- What you are asked to do
Within the records below, find each line that holds the string "larger", then copy it.

*** Block opens ***

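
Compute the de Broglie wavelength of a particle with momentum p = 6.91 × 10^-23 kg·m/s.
9.59 × 10^-12 m

Using the de Broglie relation λ = h/p:

λ = h/p
λ = (6.626 × 10^-34 J·s) / (6.91 × 10^-23 kg·m/s)
λ = 9.59 × 10^-12 m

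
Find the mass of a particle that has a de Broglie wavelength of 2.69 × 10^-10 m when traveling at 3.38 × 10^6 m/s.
7.29 × 10^-31 kg

From the de Broglie relation λ = h/(mv), we solve for m:

m = h/(λv)
m = (6.626 × 10^-34 J·s) / (2.69 × 10^-10 m × 3.38 × 10^6 m/s)
m = 7.29 × 10^-31 kg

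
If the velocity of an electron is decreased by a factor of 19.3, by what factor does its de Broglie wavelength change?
The wavelength increases by a factor of 19.3.

From λ = h/(mv), the wavelength is inversely proportional to velocity:

λ ∝ 1/v

If v → v/19.3, then λ → 19.3λ

When velocity is decreased by a factor of 19.3, the wavelength increases by a factor of 19.3.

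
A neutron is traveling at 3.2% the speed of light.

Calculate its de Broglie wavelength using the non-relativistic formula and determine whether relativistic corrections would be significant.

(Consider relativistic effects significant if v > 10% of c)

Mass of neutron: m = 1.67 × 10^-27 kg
No, relativistic corrections are not needed.

Using the non-relativistic de Broglie formula λ = h/(mv):

v = 3.2% × c = 9.593 × 10^6 m/s

λ = h/(mv)
λ = (6.626 × 10^-34 J·s) / (1.67 × 10^-27 kg × 9.593 × 10^6 m/s)
λ = 4.14 × 10^-14 m

Since v = 3.2% of c < 10% of c, relativistic corrections are NOT significant and this non-relativistic result is a good approximation.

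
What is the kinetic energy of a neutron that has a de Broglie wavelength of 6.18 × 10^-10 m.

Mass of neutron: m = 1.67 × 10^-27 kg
3.44 × 10^-22 J (or 2.15 × 10^-3 eV)

From λ = h/√(2mKE), we solve for KE:

λ² = h²/(2mKE)
KE = h²/(2mλ²)
KE = (6.626 × 10^-34 J·s)² / (2 × 1.67 × 10^-27 kg × (6.18 × 10^-10 m)²)
KE = 3.44 × 10^-22 J
KE = 2.15 × 10^-3 eV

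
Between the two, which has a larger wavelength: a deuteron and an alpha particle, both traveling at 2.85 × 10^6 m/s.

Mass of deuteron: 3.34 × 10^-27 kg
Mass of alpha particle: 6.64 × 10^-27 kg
The deuteron has the longer wavelength.

Using λ = h/(mv), since both particles have the same velocity, the wavelength depends only on mass.

For deuteron: λ₁ = h/(m₁v) = 6.96 × 10^-14 m
For alpha particle: λ₂ = h/(m₂v) = 3.50 × 10^-14 m

Since λ ∝ 1/m at constant velocity, the lighter particle has the longer wavelength.

The deuteron has the longer de Broglie wavelength.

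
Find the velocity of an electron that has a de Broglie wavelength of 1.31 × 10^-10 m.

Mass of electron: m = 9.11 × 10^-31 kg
5.55 × 10^6 m/s

From the de Broglie relation λ = h/(mv), we solve for v:

v = h/(mλ)
v = (6.626 × 10^-34 J·s) / (9.11 × 10^-31 kg × 1.31 × 10^-10 m)
v = 5.55 × 10^6 m/s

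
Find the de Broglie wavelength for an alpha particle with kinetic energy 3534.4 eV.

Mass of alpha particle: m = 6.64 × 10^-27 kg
2.42 × 10^-13 m

Using λ = h/√(2mKE):

First convert KE to Joules: KE = 3534.4 eV = 5.663 × 10^-16 J

λ = h/√(2mKE)
λ = (6.626 × 10^-34 J·s) / √(2 × 6.64 × 10^-27 kg × 5.663 × 10^-16 J)
λ = 2.42 × 10^-13 m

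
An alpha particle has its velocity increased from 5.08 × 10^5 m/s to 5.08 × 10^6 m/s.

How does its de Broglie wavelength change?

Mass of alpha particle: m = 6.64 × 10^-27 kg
The wavelength decreases by a factor of 10.

Using λ = h/(mv):

Initial wavelength: λ₁ = h/(mv₁) = 1.96 × 10^-13 m
Final wavelength: λ₂ = h/(mv₂) = 1.96 × 10^-14 m

Since λ ∝ 1/v, when velocity increases by a factor of 10, the wavelength decreases by a factor of 10.

λ₂/λ₁ = v₁/v₂ = 1/10

The wavelength decreases by a factor of 10.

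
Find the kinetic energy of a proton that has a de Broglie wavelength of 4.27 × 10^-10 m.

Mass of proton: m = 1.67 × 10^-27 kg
7.21 × 10^-22 J (or 4.50 × 10^-3 eV)

From λ = h/√(2mKE), we solve for KE:

λ² = h²/(2mKE)
KE = h²/(2mλ²)
KE = (6.626 × 10^-34 J·s)² / (2 × 1.67 × 10^-27 kg × (4.27 × 10^-10 m)²)
KE = 7.21 × 10^-22 J
KE = 4.50 × 10^-3 eV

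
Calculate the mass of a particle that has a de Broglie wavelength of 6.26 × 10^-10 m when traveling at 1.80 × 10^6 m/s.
5.88 × 10^-31 kg

From the de Broglie relation λ = h/(mv), we solve for m:

m = h/(λv)
m = (6.626 × 10^-34 J·s) / (6.26 × 10^-10 m × 1.80 × 10^6 m/s)
m = 5.88 × 10^-31 kg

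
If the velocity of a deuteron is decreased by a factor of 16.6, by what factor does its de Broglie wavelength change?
The wavelength increases by a factor of 16.6.

From λ = h/(mv), the wavelength is inversely proportional to velocity:

λ ∝ 1/v

If v → v/16.6, then λ → 16.6λ

When velocity is decreased by a factor of 16.6, the wavelength increases by a factor of 16.6.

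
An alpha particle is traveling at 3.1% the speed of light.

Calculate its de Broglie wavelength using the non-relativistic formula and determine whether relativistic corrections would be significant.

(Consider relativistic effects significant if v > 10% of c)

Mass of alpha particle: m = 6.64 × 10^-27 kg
No, relativistic corrections are not needed.

Using the non-relativistic de Broglie formula λ = h/(mv):

v = 3.1% × c = 9.294 × 10^6 m/s

λ = h/(mv)
λ = (6.626 × 10^-34 J·s) / (6.64 × 10^-27 kg × 9.294 × 10^6 m/s)
λ = 1.07 × 10^-14 m

Since v = 3.1% of c < 10% of c, relativistic corrections are NOT significant and this non-relativistic result is a good approximation.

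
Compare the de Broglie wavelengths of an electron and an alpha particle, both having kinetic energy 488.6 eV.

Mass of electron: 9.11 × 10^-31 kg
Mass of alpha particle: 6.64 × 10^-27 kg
The electron has the longer wavelength.

Using λ = h/√(2mKE):

For electron: λ₁ = h/√(2m₁KE) = 5.55 × 10^-11 m
For alpha particle: λ₂ = h/√(2m₂KE) = 6.50 × 10^-13 m

Since λ ∝ 1/√m at constant kinetic energy, the lighter particle has the longer wavelength.

The electron has the longer de Broglie wavelength.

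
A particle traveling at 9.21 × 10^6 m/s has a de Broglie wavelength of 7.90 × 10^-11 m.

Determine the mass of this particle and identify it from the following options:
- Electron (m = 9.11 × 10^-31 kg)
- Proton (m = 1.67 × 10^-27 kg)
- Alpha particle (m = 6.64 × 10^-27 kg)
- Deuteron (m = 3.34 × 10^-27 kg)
The particle is an electron.

From λ = h/(mv), solve for mass:

m = h/(λv)
m = (6.626 × 10^-34 J·s) / (7.90 × 10^-11 m × 9.21 × 10^6 m/s)
m = 9.11 × 10^-31 kg

Comparing with the listed masses, this is closest to an electron.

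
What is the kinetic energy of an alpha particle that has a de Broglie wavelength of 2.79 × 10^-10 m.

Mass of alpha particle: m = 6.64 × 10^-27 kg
4.25 × 10^-22 J (or 2.65 × 10^-3 eV)

From λ = h/√(2mKE), we solve for KE:

λ² = h²/(2mKE)
KE = h²/(2mλ²)
KE = (6.626 × 10^-34 J·s)² / (2 × 6.64 × 10^-27 kg × (2.79 × 10^-10 m)²)
KE = 4.25 × 10^-22 J
KE = 2.65 × 10^-3 eV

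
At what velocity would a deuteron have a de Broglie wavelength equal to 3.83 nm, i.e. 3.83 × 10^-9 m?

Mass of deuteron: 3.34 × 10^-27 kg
5.18 × 10^1 m/s

From λ = h/(mv), solve for v:

v = h/(mλ)
v = (6.626 × 10^-34 J·s) / (3.34 × 10^-27 kg × 3.83 × 10^-9 m)
v = 5.18 × 10^1 m/s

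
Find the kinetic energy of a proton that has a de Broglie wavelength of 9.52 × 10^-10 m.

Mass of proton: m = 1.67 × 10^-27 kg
1.45 × 10^-22 J (or 9.05 × 10^-4 eV)

From λ = h/√(2mKE), we solve for KE:

λ² = h²/(2mKE)
KE = h²/(2mλ²)
KE = (6.626 × 10^-34 J·s)² / (2 × 1.67 × 10^-27 kg × (9.52 × 10^-10 m)²)
KE = 1.45 × 10^-22 J
KE = 9.05 × 10^-4 eV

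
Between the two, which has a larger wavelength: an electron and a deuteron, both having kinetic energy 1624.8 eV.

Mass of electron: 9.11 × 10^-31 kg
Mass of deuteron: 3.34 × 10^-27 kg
The electron has the longer wavelength.

Using λ = h/√(2mKE):

For electron: λ₁ = h/√(2m₁KE) = 3.04 × 10^-11 m
For deuteron: λ₂ = h/√(2m₂KE) = 5.02 × 10^-13 m

Since λ ∝ 1/√m at constant kinetic energy, the lighter particle has the longer wavelength.

The electron has the longer de Broglie wavelength.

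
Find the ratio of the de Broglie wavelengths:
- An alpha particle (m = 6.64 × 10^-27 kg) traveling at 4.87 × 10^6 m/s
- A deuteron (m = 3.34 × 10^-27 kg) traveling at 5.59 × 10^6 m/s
λ₁/λ₂ = 0.577

Using λ = h/(mv):

λ₁ = h/(m₁v₁) = 2.05 × 10^-14 m
λ₂ = h/(m₂v₂) = 3.55 × 10^-14 m

Ratio λ₁/λ₂ = (m₂v₂)/(m₁v₁)
         = (3.34 × 10^-27 kg × 5.59 × 10^6 m/s) / (6.64 × 10^-27 kg × 4.87 × 10^6 m/s)
         = 0.577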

*** Block closes ***

- Exercise result
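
Between the two, which has a larger wavelength: a deuteron and an alpha particle, both traveling at 2.85 × 10^6 m/s.
Between the two, which has a larger wavelength: an electron and a deuteron, both having kinetic energy 1624.8 eV.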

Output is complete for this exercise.